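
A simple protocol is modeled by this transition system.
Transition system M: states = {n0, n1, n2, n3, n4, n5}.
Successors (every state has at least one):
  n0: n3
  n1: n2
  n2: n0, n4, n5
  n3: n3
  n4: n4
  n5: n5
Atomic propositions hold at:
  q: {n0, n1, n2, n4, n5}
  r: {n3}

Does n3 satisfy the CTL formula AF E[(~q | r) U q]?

Sat(~q) = {n3}
Sat(~q | r) = {n3}
E[(~q | r) U q]: least fixpoint, start Z0 = Sat(q) = {n0, n1, n2, n4, n5}, add states in Sat(~q | r) with some successor in Z. Already a fixed point.
Sat(E[(~q | r) U q]) = {n0, n1, n2, n4, n5}
AF E[(~q | r) U q]: least fixpoint, start Z0 = {n0, n1, n2, n4, n5}, add states with every successor in Z. Already a fixed point.
Sat(AF E[(~q | r) U q]) = {n0, n1, n2, n4, n5}
n3 ∉ Sat(AF E[(~q | r) U q]) = {n0, n1, n2, n4, n5}, so the formula does not hold at n3.

No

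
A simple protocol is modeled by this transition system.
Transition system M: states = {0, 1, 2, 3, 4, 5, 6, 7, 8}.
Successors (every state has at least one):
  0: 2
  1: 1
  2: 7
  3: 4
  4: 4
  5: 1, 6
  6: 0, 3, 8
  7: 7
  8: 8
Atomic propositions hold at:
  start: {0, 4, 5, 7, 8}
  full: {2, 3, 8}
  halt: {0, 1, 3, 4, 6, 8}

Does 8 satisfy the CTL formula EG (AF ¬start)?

Sat(¬start) = {1, 2, 3, 6}
AF ¬start: least fixpoint, start Z0 = {1, 2, 3, 6}, add states with every successor in Z. Z1 = {0, 1, 2, 3, 5, 6}; fixed.
Sat(AF ¬start) = {0, 1, 2, 3, 5, 6}
EG (AF ¬start): greatest fixpoint, start Z0 = {0, 1, 2, 3, 5, 6}, keep only states in Sat with some successor in Z. Z1 = {0, 1, 5, 6}; Z2 = {1, 5, 6}; Z3 = {1, 5}; fixed.
Sat(EG (AF ¬start)) = {1, 5}
8 ∉ Sat(EG (AF ¬start)) = {1, 5}, so the formula does not hold at 8.

No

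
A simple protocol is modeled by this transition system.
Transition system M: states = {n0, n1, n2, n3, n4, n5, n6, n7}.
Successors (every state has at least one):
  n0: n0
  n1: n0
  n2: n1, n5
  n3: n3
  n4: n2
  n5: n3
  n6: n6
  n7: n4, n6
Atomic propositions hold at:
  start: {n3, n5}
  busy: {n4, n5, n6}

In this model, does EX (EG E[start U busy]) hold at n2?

No

E[start U busy]: least fixpoint, start Z0 = Sat(busy) = {n4, n5, n6}, add states in Sat(start) with some successor in Z. Already a fixed point.
Sat(E[start U busy]) = {n4, n5, n6}
EG E[start U busy]: greatest fixpoint, start Z0 = {n4, n5, n6}, keep only states in Sat with some successor in Z. Z1 = {n6}; fixed.
Sat(EG E[start U busy]) = {n6}
Sat(EX (EG E[start U busy])) = {s : some successor in {n6}} = {n6, n7}
n2 ∉ Sat(EX (EG E[start U busy])) = {n6, n7}, so the formula does not hold at n2.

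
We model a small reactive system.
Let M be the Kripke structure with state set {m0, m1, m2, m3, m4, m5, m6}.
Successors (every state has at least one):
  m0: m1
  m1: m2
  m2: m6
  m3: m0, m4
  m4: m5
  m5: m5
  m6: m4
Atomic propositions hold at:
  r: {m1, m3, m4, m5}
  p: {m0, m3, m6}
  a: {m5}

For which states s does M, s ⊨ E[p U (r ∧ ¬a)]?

Sat(¬a) = {m0, m1, m2, m3, m4, m6}
Sat(r ∧ ¬a) = {m1, m3, m4}
E[p U (r ∧ ¬a)]: least fixpoint, start Z0 = Sat((r ∧ ¬a)) = {m1, m3, m4}, add states in Sat(p) with some successor in Z. Z1 = {m0, m1, m3, m4, m6}; fixed.
Sat(E[p U (r ∧ ¬a)]) = {m0, m1, m3, m4, m6}

{m0, m1, m3, m4, m6}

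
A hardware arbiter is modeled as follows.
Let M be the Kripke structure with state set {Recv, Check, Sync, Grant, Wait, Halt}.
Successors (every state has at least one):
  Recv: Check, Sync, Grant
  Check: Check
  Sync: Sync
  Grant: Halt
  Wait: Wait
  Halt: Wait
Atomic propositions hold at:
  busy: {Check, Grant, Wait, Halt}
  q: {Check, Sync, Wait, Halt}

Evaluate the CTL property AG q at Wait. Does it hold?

AG q: greatest fixpoint, start Z0 = {Check, Sync, Wait, Halt}, keep only states in Sat with every successor in Z. Already a fixed point.
Sat(AG q) = {Check, Sync, Wait, Halt}
Wait ∈ Sat(AG q) = {Check, Sync, Wait, Halt}, so the formula holds at Wait.

Yes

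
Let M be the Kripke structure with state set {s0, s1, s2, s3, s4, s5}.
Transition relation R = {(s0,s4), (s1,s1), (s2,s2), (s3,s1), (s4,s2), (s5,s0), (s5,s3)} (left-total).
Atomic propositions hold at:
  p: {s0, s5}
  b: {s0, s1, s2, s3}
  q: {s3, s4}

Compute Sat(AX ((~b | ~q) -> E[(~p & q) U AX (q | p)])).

{s5}

Sat(~b) = {s4, s5}
Sat(~q) = {s0, s1, s2, s5}
Sat(~b | ~q) = {s0, s1, s2, s4, s5}
Sat(~p) = {s1, s2, s3, s4}
Sat(~p & q) = {s3, s4}
Sat(q | p) = {s0, s3, s4, s5}
Sat(AX (q | p)) = {s : every successor in {s0, s3, s4, s5}} = {s0, s5}
E[(~p & q) U AX (q | p)]: least fixpoint, start Z0 = Sat(AX (q | p)) = {s0, s5}, add states in Sat(~p & q) with some successor in Z. Already a fixed point.
Sat(E[(~p & q) U AX (q | p)]) = {s0, s5}
Sat((~b | ~q) -> E[(~p & q) U AX (q | p)]) = {s0, s3, s5}
Sat(AX ((~b | ~q) -> E[(~p & q) U AX (q | p)])) = {s : every successor in {s0, s3, s5}} = {s5}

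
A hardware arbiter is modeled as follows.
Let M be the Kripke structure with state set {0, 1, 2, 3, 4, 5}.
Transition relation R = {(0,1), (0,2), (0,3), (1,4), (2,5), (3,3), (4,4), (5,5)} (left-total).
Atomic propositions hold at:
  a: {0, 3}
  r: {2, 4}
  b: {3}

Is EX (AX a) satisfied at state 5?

No

Sat(AX a) = {s : every successor in {0, 3}} = {3}
Sat(EX (AX a)) = {s : some successor in {3}} = {0, 3}
5 ∉ Sat(EX (AX a)) = {0, 3}, so the formula does not hold at 5.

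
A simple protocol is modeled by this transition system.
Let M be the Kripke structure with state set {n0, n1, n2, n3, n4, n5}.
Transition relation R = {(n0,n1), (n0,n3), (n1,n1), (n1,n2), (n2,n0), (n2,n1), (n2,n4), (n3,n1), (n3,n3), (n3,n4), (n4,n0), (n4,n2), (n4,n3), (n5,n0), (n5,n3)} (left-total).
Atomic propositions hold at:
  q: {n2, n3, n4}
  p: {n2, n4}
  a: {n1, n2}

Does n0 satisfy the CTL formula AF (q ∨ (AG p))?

AG p: greatest fixpoint, start Z0 = {n2, n4}, keep only states in Sat with every successor in Z. Z1 = ∅; fixed.
Sat(AG p) = ∅
Sat(q ∨ (AG p)) = {n2, n3, n4}
AF (q ∨ (AG p)): least fixpoint, start Z0 = {n2, n3, n4}, add states with every successor in Z. Already a fixed point.
Sat(AF (q ∨ (AG p))) = {n2, n3, n4}
n0 ∉ Sat(AF (q ∨ (AG p))) = {n2, n3, n4}, so the formula does not hold at n0.

No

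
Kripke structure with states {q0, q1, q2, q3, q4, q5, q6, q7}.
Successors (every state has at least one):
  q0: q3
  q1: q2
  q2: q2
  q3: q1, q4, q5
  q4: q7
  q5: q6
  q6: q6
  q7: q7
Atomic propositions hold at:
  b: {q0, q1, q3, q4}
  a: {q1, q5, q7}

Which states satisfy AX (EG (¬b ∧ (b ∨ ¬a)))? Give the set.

{q1, q2, q5, q6}

Sat(¬b) = {q2, q5, q6, q7}
Sat(¬a) = {q0, q2, q3, q4, q6}
Sat(b ∨ ¬a) = {q0, q1, q2, q3, q4, q6}
Sat(¬b ∧ (b ∨ ¬a)) = {q2, q6}
EG (¬b ∧ (b ∨ ¬a)): greatest fixpoint, start Z0 = {q2, q6}, keep only states in Sat with some successor in Z. Already a fixed point.
Sat(EG (¬b ∧ (b ∨ ¬a))) = {q2, q6}
Sat(AX (EG (¬b ∧ (b ∨ ¬a)))) = {s : every successor in {q2, q6}} = {q1, q2, q5, q6}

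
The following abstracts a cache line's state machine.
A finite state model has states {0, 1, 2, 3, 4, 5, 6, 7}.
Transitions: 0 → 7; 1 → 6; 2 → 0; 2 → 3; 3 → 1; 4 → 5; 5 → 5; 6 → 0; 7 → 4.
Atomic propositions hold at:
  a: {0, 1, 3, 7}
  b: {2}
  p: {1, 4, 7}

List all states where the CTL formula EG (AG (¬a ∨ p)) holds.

Sat(¬a) = {2, 4, 5, 6}
Sat(¬a ∨ p) = {1, 2, 4, 5, 6, 7}
AG (¬a ∨ p): greatest fixpoint, start Z0 = {1, 2, 4, 5, 6, 7}, keep only states in Sat with every successor in Z. Z1 = {1, 4, 5, 7}; Z2 = {4, 5, 7}; fixed.
Sat(AG (¬a ∨ p)) = {4, 5, 7}
EG (AG (¬a ∨ p)): greatest fixpoint, start Z0 = {4, 5, 7}, keep only states in Sat with some successor in Z. Already a fixed point.
Sat(EG (AG (¬a ∨ p))) = {4, 5, 7}

{4, 5, 7}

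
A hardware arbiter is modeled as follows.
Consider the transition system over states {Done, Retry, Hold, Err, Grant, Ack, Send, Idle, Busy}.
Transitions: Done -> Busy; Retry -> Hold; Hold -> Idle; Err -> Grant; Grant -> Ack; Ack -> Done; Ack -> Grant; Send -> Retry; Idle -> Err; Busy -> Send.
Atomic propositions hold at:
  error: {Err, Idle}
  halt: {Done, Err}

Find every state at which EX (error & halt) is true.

{Idle}

Sat(error & halt) = {Err}
Sat(EX (error & halt)) = {s : some successor in {Err}} = {Idle}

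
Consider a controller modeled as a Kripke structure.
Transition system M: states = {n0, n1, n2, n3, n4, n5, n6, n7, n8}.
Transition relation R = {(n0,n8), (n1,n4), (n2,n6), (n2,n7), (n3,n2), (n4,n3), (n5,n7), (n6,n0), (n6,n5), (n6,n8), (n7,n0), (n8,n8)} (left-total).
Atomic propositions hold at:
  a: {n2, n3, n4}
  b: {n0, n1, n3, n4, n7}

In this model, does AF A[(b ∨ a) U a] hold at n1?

Sat(b ∨ a) = {n0, n1, n2, n3, n4, n7}
A[(b ∨ a) U a]: least fixpoint, start Z0 = Sat(a) = {n2, n3, n4}, add states in Sat(b ∨ a) with every successor in Z. Z1 = {n1, n2, n3, n4}; fixed.
Sat(A[(b ∨ a) U a]) = {n1, n2, n3, n4}
AF A[(b ∨ a) U a]: least fixpoint, start Z0 = {n1, n2, n3, n4}, add states with every successor in Z. Already a fixed point.
Sat(AF A[(b ∨ a) U a]) = {n1, n2, n3, n4}
n1 ∈ Sat(AF A[(b ∨ a) U a]) = {n1, n2, n3, n4}, so the formula holds at n1.

Yes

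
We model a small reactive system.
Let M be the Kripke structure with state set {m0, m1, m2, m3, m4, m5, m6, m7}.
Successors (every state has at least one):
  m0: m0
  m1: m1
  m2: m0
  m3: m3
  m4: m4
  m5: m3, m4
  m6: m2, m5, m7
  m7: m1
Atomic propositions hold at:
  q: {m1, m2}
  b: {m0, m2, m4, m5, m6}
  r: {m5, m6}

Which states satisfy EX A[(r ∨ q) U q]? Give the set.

Sat(r ∨ q) = {m1, m2, m5, m6}
A[(r ∨ q) U q]: least fixpoint, start Z0 = Sat(q) = {m1, m2}, add states in Sat(r ∨ q) with every successor in Z. Already a fixed point.
Sat(A[(r ∨ q) U q]) = {m1, m2}
Sat(EX A[(r ∨ q) U q]) = {s : some successor in {m1, m2}} = {m1, m6, m7}

{m1, m6, m7}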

______

- PROBLEM DESCRIPTION -
Reproduce each line of the records in which the string "Grant" appears.

- SOLUTION FOR THIS PROBLEM -
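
Let M be the Kripke structure with state set {Recv, Check, Sync, Grant, Wait, Halt}.
  Recv: Check, Sync, Grant
  Grant: Halt
  busy: {Check, Grant, Wait, Halt}
Consider the transition system over states {Done, Retry, Hold, Err, Grant, Ack, Send, Idle, Busy}.
Transitions: Done -> Busy; Retry -> Hold; Hold -> Idle; Err -> Grant; Grant -> Ack; Ack -> Done; Ack -> Grant; Send -> Retry; Idle -> Err; Busy -> Send.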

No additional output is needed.